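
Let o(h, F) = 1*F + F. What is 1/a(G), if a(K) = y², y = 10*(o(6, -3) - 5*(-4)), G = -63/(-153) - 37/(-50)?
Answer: 1/19600 ≈ 5.1020e-5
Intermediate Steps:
o(h, F) = 2*F (o(h, F) = F + F = 2*F)
G = 979/850 (G = -63*(-1/153) - 37*(-1/50) = 7/17 + 37/50 = 979/850 ≈ 1.1518)
y = 140 (y = 10*(2*(-3) - 5*(-4)) = 10*(-6 + 20) = 10*14 = 140)
a(K) = 19600 (a(K) = 140² = 19600)
1/a(G) = 1/19600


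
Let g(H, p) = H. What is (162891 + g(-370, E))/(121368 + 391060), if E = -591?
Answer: 162521/512428 ≈ 0.31716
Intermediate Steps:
(162891 + g(-370, E))/(121368 + 391060) = (162891 - 370)/(121368 + 391060) = 162521/512428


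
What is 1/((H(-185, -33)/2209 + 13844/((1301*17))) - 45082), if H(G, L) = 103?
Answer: -48856453/2202513754699 ≈ -2.2182e-5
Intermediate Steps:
1/((H(-185, -33)/2209 + 13844/((1301*17))) - 45082) = 1/((103/2209 + 13844/((1301*17))) - 45082) = 1/((103*(1/2209) + 13844/22117) - 45082) = 1/((103/2209 + 13844*(1/22117)) - 45082) = 1/((103/2209 + 13844/22117) - 45082) = 1/(32859447/48856453 - 45082) = 1/(-2202513754699/48856453) = -48856453/2202513754699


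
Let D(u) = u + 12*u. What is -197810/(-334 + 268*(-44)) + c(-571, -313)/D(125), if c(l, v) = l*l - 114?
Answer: 2136816026/9852375 ≈ 216.88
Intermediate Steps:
D(u) = 13*u
c(l, v) = -114 + l**2 (c(l, v) = l**2 - 114 = -114 + l**2)
-197810/(-334 + 268*(-44)) + c(-571, -313)/D(125) = -197810/(-334 + 268*(-44)) + (-114 + (-571)**2)/((13*125)) = -197810/(-334 - 11792) + (-114 + 326041)/1625 = -197810/(-12126) + 325927*(1/1625) = -197810*(-1/12126) + 325927/1625 = 98905/6063 + 325927/1625 = 2136816026/9852375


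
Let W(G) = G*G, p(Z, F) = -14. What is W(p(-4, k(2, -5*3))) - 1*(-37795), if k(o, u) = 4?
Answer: 37991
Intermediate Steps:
W(G) = G²
W(p(-4, k(2, -5*3))) - 1*(-37795) = (-14)² - 1*(-37795) = 196 + 37795 = 37991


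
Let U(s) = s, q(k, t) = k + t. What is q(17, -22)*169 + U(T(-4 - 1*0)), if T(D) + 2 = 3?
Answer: -844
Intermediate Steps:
T(D) = 1 (T(D) = -2 + 3 = 1)
q(17, -22)*169 + U(T(-4 - 1*0)) = (17 - 22)*169 + 1 = -5*169 + 1 = -845 + 1 = -844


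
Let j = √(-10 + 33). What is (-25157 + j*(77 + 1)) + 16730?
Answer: -8427 + 78*√23 ≈ -8052.9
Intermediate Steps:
j = √23 ≈ 4.7958
(-25157 + j*(77 + 1)) + 16730 = (-25157 + √23*(77 + 1)) + 16730 = (-25157 + √23*78) + 16730 = (-25157 + 78*√23) + 16730 = -8427 + 78*√23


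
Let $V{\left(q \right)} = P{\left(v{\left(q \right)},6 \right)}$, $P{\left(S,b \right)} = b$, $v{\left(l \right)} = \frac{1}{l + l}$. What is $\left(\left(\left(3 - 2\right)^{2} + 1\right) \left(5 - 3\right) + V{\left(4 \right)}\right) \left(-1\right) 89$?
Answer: $-890$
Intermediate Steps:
$v{\left(l \right)} = \frac{1}{2 l}$
$V{\left(q \right)} = 6$
$\left(\left(\left(3 - 2\right)^{2} + 1\right) \left(5 - 3\right) + V{\left(4 \right)}\right) \left(-1\right) 89 = \left(\left(\left(3 - 2\right)^{2} + 1\right) \left(5 - 3\right) + 6\right) \left(-1\right) 89 = \left(\left(1^{2} + 1\right) 2 + 6\right) \left(-1\right) 89 = \left(\left(1 + 1\right) 2 + 6\right) \left(-1\right) 89 = \left(2 \cdot 2 + 6\right) \left(-1\right) 89 = \left(4 + 6\right) \left(-1\right) 89 = 10 \left(-1\right) 89 = \left(-10\right) 89 = -890$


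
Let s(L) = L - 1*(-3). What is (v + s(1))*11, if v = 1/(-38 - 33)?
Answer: 3113/71 ≈ 43.845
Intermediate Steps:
s(L) = 3 + L (s(L) = L + 3 = 3 + L)
v = -1/71 (v = 1/(-71) = -1/71 ≈ -0.014085)
(v + s(1))*11 = (-1/71 + (3 + 1))*11 = (-1/71 + 4)*11 = (283/71)*11 = 3113/71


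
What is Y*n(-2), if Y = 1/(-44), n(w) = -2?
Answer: 1/22 ≈ 0.045455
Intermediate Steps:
Y = -1/44 ≈ -0.022727
Y*n(-2) = -1/44*(-2) = 1/22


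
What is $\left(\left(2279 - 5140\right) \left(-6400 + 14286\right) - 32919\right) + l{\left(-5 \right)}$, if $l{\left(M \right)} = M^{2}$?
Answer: $-22594740$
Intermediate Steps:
$\left(\left(2279 - 5140\right) \left(-6400 + 14286\right) - 32919\right) + l{\left(-5 \right)} = \left(\left(2279 - 5140\right) \left(-6400 + 14286\right) - 32919\right) + \left(-5\right)^{2} = \left(\left(-2861\right) 7886 - 32919\right) + 25 = \left(-22561846 - 32919\right) + 25 = -22594765 + 25 = -22594740$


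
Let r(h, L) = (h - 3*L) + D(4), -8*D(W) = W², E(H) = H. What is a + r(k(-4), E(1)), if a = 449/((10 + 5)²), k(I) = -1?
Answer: -901/225 ≈ -4.0044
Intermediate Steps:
D(W) = -W²/8
r(h, L) = -2 + h - 3*L (r(h, L) = (h - 3*L) - ⅛*4² = (h - 3*L) - ⅛*16 = (h - 3*L) - 2 = -2 + h - 3*L)
a = 449/225 (a = 449/(15²) = 449/225 ≈ 1.9956)
a + r(k(-4), E(1)) = 449/225 + (-2 - 1 - 3*1) = 449/225 + (-2 - 1 - 3) = 449/225 - 6 = -901/225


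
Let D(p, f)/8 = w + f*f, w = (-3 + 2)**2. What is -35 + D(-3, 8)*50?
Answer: 25965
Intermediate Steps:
w = 1 (w = (-1)**2 = 1)
D(p, f) = 8 + 8*f**2 (D(p, f) = 8*(1 + f*f) = 8*(1 + f**2) = 8 + 8*f**2)
-35 + D(-3, 8)*50 = -35 + (8 + 8*8**2)*50 = -35 + (8 + 8*64)*50 = -35 + (8 + 512)*50 = -35 + 520*50 = -35 + 26000 = 25965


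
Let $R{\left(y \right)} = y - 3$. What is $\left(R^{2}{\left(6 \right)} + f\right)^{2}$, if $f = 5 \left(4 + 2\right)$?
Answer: $1521$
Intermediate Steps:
$R{\left(y \right)} = -3 + y$
$f = 30$ ($f = 5 \cdot 6 = 30$)
$\left(R^{2}{\left(6 \right)} + f\right)^{2} = \left(\left(-3 + 6\right)^{2} + 30\right)^{2} = \left(3^{2} + 30\right)^{2} = \left(9 + 30\right)^{2} = 39^{2} = 1521$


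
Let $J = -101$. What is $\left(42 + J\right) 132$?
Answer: $-7788$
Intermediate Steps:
$\left(42 + J\right) 132 = \left(42 - 101\right) 132 = \left(-59\right) 132 = -7788$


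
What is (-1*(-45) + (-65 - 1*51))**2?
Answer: 5041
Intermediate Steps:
(-1*(-45) + (-65 - 1*51))**2 = (45 + (-65 - 51))**2 = (45 - 116)**2 = (-71)**2 = 5041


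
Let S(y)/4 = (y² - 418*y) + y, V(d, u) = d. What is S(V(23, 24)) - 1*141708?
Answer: -177956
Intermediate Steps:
S(y) = -1668*y + 4*y² (S(y) = 4*((y² - 418*y) + y) = 4*(y² - 417*y) = -1668*y + 4*y²)
S(V(23, 24)) - 1*141708 = 4*23*(-417 + 23) - 1*141708 = 4*23*(-394) - 141708 = -36248 - 141708 = -177956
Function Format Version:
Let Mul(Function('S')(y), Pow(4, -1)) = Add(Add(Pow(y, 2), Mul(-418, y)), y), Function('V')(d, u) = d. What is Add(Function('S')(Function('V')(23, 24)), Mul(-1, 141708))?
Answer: -177956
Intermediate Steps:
Function('S')(y) = Add(Mul(-1668, y), Mul(4, Pow(y, 2))) (Function('S')(y) = Mul(4, Add(Add(Pow(y, 2), Mul(-418, y)), y)) = Mul(4, Add(Pow(y, 2), Mul(-417, y))) = Add(Mul(-1668, y), Mul(4, Pow(y, 2))))
Add(Function('S')(Function('V')(23, 24)), Mul(-1, 141708)) = Add(Mul(4, 23, Add(-417, 23)), Mul(-1, 141708)) = Add(Mul(4, 23, -394), -141708) = Add(-36248, -141708) = -177956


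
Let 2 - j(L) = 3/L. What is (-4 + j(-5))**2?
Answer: 49/25 ≈ 1.9600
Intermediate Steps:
j(L) = 2 - 3/L
(-4 + j(-5))**2 = (-4 + (2 - 3/(-5)))**2 = (-4 + (2 - 3*(-1/5)))**2 = (-4 + (2 + 3/5))**2 = (-4 + 13/5)**2 = (-7/5)**2 = 49/25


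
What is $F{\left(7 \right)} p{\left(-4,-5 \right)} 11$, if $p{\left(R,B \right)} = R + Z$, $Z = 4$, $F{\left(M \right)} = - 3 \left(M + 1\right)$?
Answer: $0$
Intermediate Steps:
$F{\left(M \right)} = -3 - 3 M$ ($F{\left(M \right)} = - 3 \left(1 + M\right) = -3 - 3 M$)
$p{\left(R,B \right)} = 4 + R$ ($p{\left(R,B \right)} = R + 4 = 4 + R$)
$F{\left(7 \right)} p{\left(-4,-5 \right)} 11 = \left(-3 - 21\right) \left(4 - 4\right) 11 = \left(-3 - 21\right) 0 \cdot 11 = \left(-24\right) 0 \cdot 11 = 0 \cdot 11 = 0$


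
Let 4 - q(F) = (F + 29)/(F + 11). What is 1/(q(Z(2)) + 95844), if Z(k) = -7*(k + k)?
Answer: 17/1629417 ≈ 1.0433e-5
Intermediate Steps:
Z(k) = -14*k
q(F) = 4 - (29 + F)/(11 + F) (q(F) = 4 - (F + 29)/(F + 11) = 4 - (29 + F)/(11 + F))
1/(q(Z(2)) + 95844) = 1/(3*(5 - 14*2)/(11 - 14*2) + 95844) = 1/(3*(5 - 28)/(11 - 28) + 95844) = 1/(3*(-23)/(-17) + 95844) = 1/(3*(-1/17)*(-23) + 95844) = 1/(69/17 + 95844) = 1/(1629417/17) = 17/1629417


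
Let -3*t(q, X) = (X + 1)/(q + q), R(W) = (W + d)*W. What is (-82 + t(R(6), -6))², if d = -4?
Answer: 34798201/5184 ≈ 6712.6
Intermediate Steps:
R(W) = W*(-4 + W) (R(W) = (W - 4)*W = (-4 + W)*W = W*(-4 + W))
t(q, X) = -(1 + X)/(6*q) (t(q, X) = -(X + 1)/(3*(q + q)) = -(1 + X)/(3*(2*q)) = -(1 + X)*1/(2*q)/3 = -(1 + X)/(6*q))
(-82 + t(R(6), -6))² = (-82 + (-1 - 1*(-6))/(6*((6*(-4 + 6)))))² = (-82 + (-1 + 6)/(6*((6*2))))² = (-82 + (⅙)*5/12)² = (-82 + (⅙)*(1/12)*5)² = (-82 + 5/72)² = (-5899/72)² = 34798201/5184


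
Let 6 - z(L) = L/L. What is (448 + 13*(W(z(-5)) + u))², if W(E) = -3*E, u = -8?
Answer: 22201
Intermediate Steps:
z(L) = 5 (z(L) = 6 - L/L = 6 - 1*1 = 6 - 1 = 5)
(448 + 13*(W(z(-5)) + u))² = (448 + 13*(-3*5 - 8))² = (448 + 13*(-15 - 8))² = (448 + 13*(-23))² = (448 - 299)² = 149² = 22201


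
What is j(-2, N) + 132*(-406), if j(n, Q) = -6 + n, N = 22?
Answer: -53600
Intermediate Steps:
j(-2, N) + 132*(-406) = (-6 - 2) + 132*(-406) = -8 - 53592 = -53600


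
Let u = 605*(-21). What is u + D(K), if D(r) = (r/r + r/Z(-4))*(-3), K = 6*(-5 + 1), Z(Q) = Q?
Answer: -12726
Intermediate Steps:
K = -24 (K = 6*(-4) = -24)
u = -12705
D(r) = -3 + 3*r/4 (D(r) = (r/r + r/(-4))*(-3) = (1 + r*(-1/4))*(-3) = (1 - r/4)*(-3) = -3 + 3*r/4)
u + D(K) = -12705 + (-3 + (3/4)*(-24)) = -12705 + (-3 - 18) = -12705 - 21 = -12726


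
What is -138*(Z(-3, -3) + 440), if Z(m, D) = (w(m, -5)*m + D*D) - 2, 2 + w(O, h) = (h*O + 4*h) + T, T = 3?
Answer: -63342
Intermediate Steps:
w(O, h) = 1 + 4*h + O*h (w(O, h) = -2 + ((h*O + 4*h) + 3) = -2 + ((O*h + 4*h) + 3) = -2 + ((4*h + O*h) + 3) = -2 + (3 + 4*h + O*h) = 1 + 4*h + O*h)
Z(m, D) = -2 + D² + m*(-19 - 5*m) (Z(m, D) = ((1 + 4*(-5) + m*(-5))*m + D*D) - 2 = ((1 - 20 - 5*m)*m + D²) - 2 = ((-19 - 5*m)*m + D²) - 2 = (m*(-19 - 5*m) + D²) - 2 = (D² + m*(-19 - 5*m)) - 2 = -2 + D² + m*(-19 - 5*m))
-138*(Z(-3, -3) + 440) = -138*((-2 + (-3)² - 1*(-3)*(19 + 5*(-3))) + 440) = -138*((-2 + 9 - 1*(-3)*(19 - 15)) + 440) = -138*((-2 + 9 - 1*(-3)*4) + 440) = -138*((-2 + 9 + 12) + 440) = -138*(19 + 440) = -138*459 = -63342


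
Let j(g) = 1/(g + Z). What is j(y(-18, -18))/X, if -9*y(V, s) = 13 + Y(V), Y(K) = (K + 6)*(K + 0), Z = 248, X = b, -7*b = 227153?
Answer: -63/454987459 ≈ -1.3847e-7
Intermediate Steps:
b = -227153/7 (b = -⅐*227153 = -227153/7 ≈ -32450.)
X = -227153/7 ≈ -32450.
Y(K) = K*(6 + K) (Y(K) = (6 + K)*K = K*(6 + K))
y(V, s) = -13/9 - V*(6 + V)/9 (y(V, s) = -(13 + V*(6 + V))/9 = -13/9 - V*(6 + V)/9)
j(g) = 1/(248 + g) (j(g) = 1/(g + 248) = 1/(248 + g))
j(y(-18, -18))/X = 1/((248 + (-13/9 - ⅑*(-18)*(6 - 18)))*(-227153/7)) = -7/227153/(248 + (-13/9 - ⅑*(-18)*(-12))) = -7/227153/(248 + (-13/9 - 24)) = -7/227153/(248 - 229/9) = -7/227153/(2003/9) = (9/2003)*(-7/227153) = -63/454987459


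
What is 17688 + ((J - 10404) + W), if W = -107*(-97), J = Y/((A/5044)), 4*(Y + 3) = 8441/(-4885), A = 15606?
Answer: 1346459716609/76235310 ≈ 17662.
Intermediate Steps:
Y = -67061/19540 (Y = -3 + (8441/(-4885))/4 = -3 + (8441*(-1/4885))/4 = -3 + (¼)*(-8441/4885) = -3 - 8441/19540 = -67061/19540 ≈ -3.4320)
J = -84563921/76235310 (J = -67061/(19540*(15606/5044)) = -67061/(19540*(15606*(1/5044))) = -67061/(19540*7803/2522) = -67061/19540*2522/7803 = -84563921/76235310 ≈ -1.1092)
W = 10379
17688 + ((J - 10404) + W) = 17688 + ((-84563921/76235310 - 10404) + 10379) = 17688 + (-793236729161/76235310 + 10379) = 17688 - 1990446671/76235310 = 1346459716609/76235310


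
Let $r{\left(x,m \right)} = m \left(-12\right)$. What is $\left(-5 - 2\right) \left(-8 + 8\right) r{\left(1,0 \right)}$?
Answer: $0$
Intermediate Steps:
$r{\left(x,m \right)} = - 12 m$
$\left(-5 - 2\right) \left(-8 + 8\right) r{\left(1,0 \right)} = \left(-5 - 2\right) \left(-8 + 8\right) \left(\left(-12\right) 0\right) = \left(-7\right) 0 \cdot 0 = 0 \cdot 0 = 0$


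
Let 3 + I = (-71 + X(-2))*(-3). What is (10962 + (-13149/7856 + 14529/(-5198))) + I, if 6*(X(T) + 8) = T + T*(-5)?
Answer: 228424146685/20417744 ≈ 11188.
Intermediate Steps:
X(T) = -8 - 2*T/3 (X(T) = -8 + (T + T*(-5))/6 = -8 + (T - 5*T)/6 = -8 + (-4*T)/6 = -8 - 2*T/3)
I = 230 (I = -3 + (-71 + (-8 - ⅔*(-2)))*(-3) = -3 + (-71 + (-8 + 4/3))*(-3) = -3 + (-71 - 20/3)*(-3) = -3 - 233/3*(-3) = -3 + 233 = 230)
(10962 + (-13149/7856 + 14529/(-5198))) + I = (10962 + (-13149/7856 + 14529/(-5198))) + 230 = (10962 + (-13149*1/7856 + 14529*(-1/5198))) + 230 = (10962 + (-13149/7856 - 14529/5198)) + 230 = (10962 - 91244163/20417744) + 230 = 223728065565/20417744 + 230 = 228424146685/20417744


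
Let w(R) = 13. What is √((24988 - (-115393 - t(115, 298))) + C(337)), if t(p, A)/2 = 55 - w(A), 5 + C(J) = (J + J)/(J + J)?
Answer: √140461 ≈ 374.78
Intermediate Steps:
C(J) = -4 (C(J) = -5 + (J + J)/(J + J) = -5 + (2*J)/((2*J)) = -5 + (2*J)*(1/(2*J)) = -5 + 1 = -4)
t(p, A) = 84 (t(p, A) = 2*(55 - 1*13) = 2*(55 - 13) = 2*42 = 84)
√((24988 - (-115393 - t(115, 298))) + C(337)) = √((24988 - (-115393 - 1*84)) - 4) = √((24988 - (-115393 - 84)) - 4) = √((24988 - 1*(-115477)) - 4) = √((24988 + 115477) - 4) = √(140465 - 4) = √140461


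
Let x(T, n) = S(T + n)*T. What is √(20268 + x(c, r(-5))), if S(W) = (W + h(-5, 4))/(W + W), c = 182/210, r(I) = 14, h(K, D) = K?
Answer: √226782376590/3345 ≈ 142.37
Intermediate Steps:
c = 13/15 (c = 182*(1/210) = 13/15 ≈ 0.86667)
S(W) = (-5 + W)/(2*W) (S(W) = (W - 5)/(W + W) = (-5 + W)/((2*W)) = (-5 + W)*(1/(2*W)) = (-5 + W)/(2*W))
x(T, n) = T*(-5 + T + n)/(2*(T + n)) (x(T, n) = ((-5 + (T + n))/(2*(T + n)))*T = ((-5 + T + n)/(2*(T + n)))*T = T*(-5 + T + n)/(2*(T + n)))
√(20268 + x(c, r(-5))) = √(20268 + (½)*(13/15)*(-5 + 13/15 + 14)/(13/15 + 14)) = √(20268 + (½)*(13/15)*(148/15)/(223/15)) = √(20268 + (½)*(13/15)*(15/223)*(148/15)) = √(20268 + 962/3345) = √(67797422/3345) = √226782376590/3345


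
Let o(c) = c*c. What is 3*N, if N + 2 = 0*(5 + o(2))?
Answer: -6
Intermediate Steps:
o(c) = c**2
N = -2 (N = -2 + 0*(5 + 2**2) = -2 + 0*(5 + 4) = -2 + 0*9 = -2 + 0 = -2)
3*N = 3*(-2) = -6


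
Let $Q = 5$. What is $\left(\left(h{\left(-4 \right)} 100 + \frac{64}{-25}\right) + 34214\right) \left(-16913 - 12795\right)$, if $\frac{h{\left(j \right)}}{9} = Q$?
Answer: $- \frac{28750986488}{25} \approx -1.15 \cdot 10^{9}$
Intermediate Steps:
$h{\left(j \right)} = 45$ ($h{\left(j \right)} = 9 \cdot 5 = 45$)
$\left(\left(h{\left(-4 \right)} 100 + \frac{64}{-25}\right) + 34214\right) \left(-16913 - 12795\right) = \left(\left(45 \cdot 100 + \frac{64}{-25}\right) + 34214\right) \left(-16913 - 12795\right) = \left(\left(4500 + 64 \left(- \frac{1}{25}\right)\right) + 34214\right) \left(-29708\right) = \left(\left(4500 - \frac{64}{25}\right) + 34214\right) \left(-29708\right) = \left(\frac{112436}{25} + 34214\right) \left(-29708\right) = \frac{967786}{25} \left(-29708\right) = - \frac{28750986488}{25}$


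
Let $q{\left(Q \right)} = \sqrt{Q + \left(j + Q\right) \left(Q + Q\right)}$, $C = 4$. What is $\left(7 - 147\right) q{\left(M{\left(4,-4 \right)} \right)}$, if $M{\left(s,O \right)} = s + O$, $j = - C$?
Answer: $0$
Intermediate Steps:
$j = -4$ ($j = \left(-1\right) 4 = -4$)
$M{\left(s,O \right)} = O + s$
$q{\left(Q \right)} = \sqrt{Q + 2 Q \left(-4 + Q\right)}$ ($q{\left(Q \right)} = \sqrt{Q + \left(-4 + Q\right) \left(Q + Q\right)} = \sqrt{Q + \left(-4 + Q\right) 2 Q} = \sqrt{Q + 2 Q \left(-4 + Q\right)}$)
$\left(7 - 147\right) q{\left(M{\left(4,-4 \right)} \right)} = \left(7 - 147\right) \sqrt{\left(-4 + 4\right) \left(-7 + 2 \left(-4 + 4\right)\right)} = - 140 \sqrt{0 \left(-7 + 2 \cdot 0\right)} = - 140 \sqrt{0 \left(-7 + 0\right)} = - 140 \sqrt{0 \left(-7\right)} = - 140 \sqrt{0} = \left(-140\right) 0 = 0$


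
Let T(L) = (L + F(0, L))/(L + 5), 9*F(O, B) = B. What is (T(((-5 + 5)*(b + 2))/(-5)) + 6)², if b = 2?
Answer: 36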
^^^^^^^^^^^^^^^^
The lines above, starting at the one with "Answer: -63/454987459 ≈ -1.3847e-7" and ending at the one with "Answer: 1346459716609/76235310 ≈ 17662.", are the only ones to return, exactly as written.

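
Answer: -63/454987459 ≈ -1.3847e-7
Intermediate Steps:
b = -227153/7 (b = -⅐*227153 = -227153/7 ≈ -32450.)
X = -227153/7 ≈ -32450.
Y(K) = K*(6 + K) (Y(K) = (6 + K)*K = K*(6 + K))
y(V, s) = -13/9 - V*(6 + V)/9 (y(V, s) = -(13 + V*(6 + V))/9 = -13/9 - V*(6 + V)/9)
j(g) = 1/(248 + g) (j(g) = 1/(g + 248) = 1/(248 + g))
j(y(-18, -18))/X = 1/((248 + (-13/9 - ⅑*(-18)*(6 - 18)))*(-227153/7)) = -7/227153/(248 + (-13/9 - ⅑*(-18)*(-12))) = -7/227153/(248 + (-13/9 - 24)) = -7/227153/(248 - 229/9) = -7/227153/(2003/9) = (9/2003)*(-7/227153) = -63/454987459


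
What is 17688 + ((J - 10404) + W), if W = -107*(-97), J = Y/((A/5044)), 4*(Y + 3) = 8441/(-4885), A = 15606?
Answer: 1346459716609/76235310 ≈ 17662.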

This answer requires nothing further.